▶ **About this task**: For each line below that holds "roles", return the line as it stands.

▶ **Exercise data**:
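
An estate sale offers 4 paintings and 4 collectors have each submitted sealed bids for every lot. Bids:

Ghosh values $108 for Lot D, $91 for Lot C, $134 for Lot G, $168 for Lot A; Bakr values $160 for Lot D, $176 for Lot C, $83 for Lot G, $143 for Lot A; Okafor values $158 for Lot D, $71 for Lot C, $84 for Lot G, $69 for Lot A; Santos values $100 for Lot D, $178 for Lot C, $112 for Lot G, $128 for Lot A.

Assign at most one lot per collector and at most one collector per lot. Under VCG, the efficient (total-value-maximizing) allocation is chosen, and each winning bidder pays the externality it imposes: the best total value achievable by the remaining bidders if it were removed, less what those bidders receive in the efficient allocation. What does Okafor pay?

Efficient allocation: Ghosh→Lot A ($168), Bakr→Lot C ($176), Okafor→Lot D ($158), Santos→Lot G ($112); total welfare W = $614.
Okafor receives Lot D at value $158, so the others get W − 158 = $456.
Without Okafor: best allocation of the remaining 3 bidders over all 4 lots is Ghosh→Lot A ($168), Bakr→Lot D ($160), Santos→Lot C ($178), total $506.
VCG payment = (others' best without Okafor) − (others' welfare with Okafor) = 506 − 456 = $50.

Okafor pays $50.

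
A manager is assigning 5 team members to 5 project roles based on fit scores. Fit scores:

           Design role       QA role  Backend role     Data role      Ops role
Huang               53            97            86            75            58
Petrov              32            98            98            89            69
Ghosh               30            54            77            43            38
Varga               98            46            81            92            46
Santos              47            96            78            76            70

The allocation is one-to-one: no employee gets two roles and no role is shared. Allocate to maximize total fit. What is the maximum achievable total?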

▶ **Solved exercise**:
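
A manager is assigning 5 team members to 5 project roles based on fit scores. Fit scores:
The allocation is one-to-one: no employee gets two roles and no role is shared. Allocate to maximize total fit. What is the maximum achievable total?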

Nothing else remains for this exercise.